INPUT RECORDS →
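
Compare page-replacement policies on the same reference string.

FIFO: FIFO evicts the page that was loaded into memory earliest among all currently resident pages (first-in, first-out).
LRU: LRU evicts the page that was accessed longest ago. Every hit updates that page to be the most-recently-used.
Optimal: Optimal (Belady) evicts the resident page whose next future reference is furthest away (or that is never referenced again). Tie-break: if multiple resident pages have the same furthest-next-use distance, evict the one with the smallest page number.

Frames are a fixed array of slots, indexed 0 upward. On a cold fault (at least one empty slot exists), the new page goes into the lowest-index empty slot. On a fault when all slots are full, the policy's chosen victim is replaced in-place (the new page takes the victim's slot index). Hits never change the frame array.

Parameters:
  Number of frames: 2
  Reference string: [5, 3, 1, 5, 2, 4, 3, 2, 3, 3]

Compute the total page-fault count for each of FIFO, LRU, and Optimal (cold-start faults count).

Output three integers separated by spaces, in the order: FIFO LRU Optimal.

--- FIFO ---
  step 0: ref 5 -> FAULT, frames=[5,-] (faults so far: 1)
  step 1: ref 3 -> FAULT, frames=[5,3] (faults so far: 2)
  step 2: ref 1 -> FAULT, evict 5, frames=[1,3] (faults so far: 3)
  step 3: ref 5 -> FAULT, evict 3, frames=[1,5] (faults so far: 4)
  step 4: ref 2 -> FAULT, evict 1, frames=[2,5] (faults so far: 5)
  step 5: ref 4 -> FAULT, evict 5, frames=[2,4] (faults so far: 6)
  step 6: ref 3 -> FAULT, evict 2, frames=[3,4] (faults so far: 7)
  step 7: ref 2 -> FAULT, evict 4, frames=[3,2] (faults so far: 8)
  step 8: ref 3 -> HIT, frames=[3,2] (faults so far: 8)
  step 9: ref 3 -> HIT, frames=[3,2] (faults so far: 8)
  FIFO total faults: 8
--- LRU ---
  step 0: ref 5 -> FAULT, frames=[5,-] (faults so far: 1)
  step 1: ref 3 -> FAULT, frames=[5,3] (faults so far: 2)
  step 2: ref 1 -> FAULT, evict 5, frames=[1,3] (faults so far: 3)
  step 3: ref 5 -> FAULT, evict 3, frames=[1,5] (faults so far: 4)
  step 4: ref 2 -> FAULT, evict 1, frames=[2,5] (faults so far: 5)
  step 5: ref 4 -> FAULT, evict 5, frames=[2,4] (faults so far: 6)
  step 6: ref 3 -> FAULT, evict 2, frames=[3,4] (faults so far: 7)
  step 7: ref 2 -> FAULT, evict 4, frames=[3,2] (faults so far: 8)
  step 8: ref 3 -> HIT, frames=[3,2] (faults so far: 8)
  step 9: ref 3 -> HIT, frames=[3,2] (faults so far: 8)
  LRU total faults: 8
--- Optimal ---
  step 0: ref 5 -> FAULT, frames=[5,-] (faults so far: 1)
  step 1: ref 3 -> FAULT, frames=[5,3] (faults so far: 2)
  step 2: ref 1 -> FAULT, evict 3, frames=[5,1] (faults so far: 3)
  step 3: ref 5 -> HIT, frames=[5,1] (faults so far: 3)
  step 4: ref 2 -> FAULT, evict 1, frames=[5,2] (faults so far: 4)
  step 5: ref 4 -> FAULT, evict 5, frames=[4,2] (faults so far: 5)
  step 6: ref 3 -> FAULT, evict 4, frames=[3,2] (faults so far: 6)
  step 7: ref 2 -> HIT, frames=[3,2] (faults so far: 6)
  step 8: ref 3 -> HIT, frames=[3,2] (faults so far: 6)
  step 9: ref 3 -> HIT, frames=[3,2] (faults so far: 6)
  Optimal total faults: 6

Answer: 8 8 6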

WORK TASK → Say how many lines in the records include the string "resident", giving the figure by itself.

TASK RESULT → 2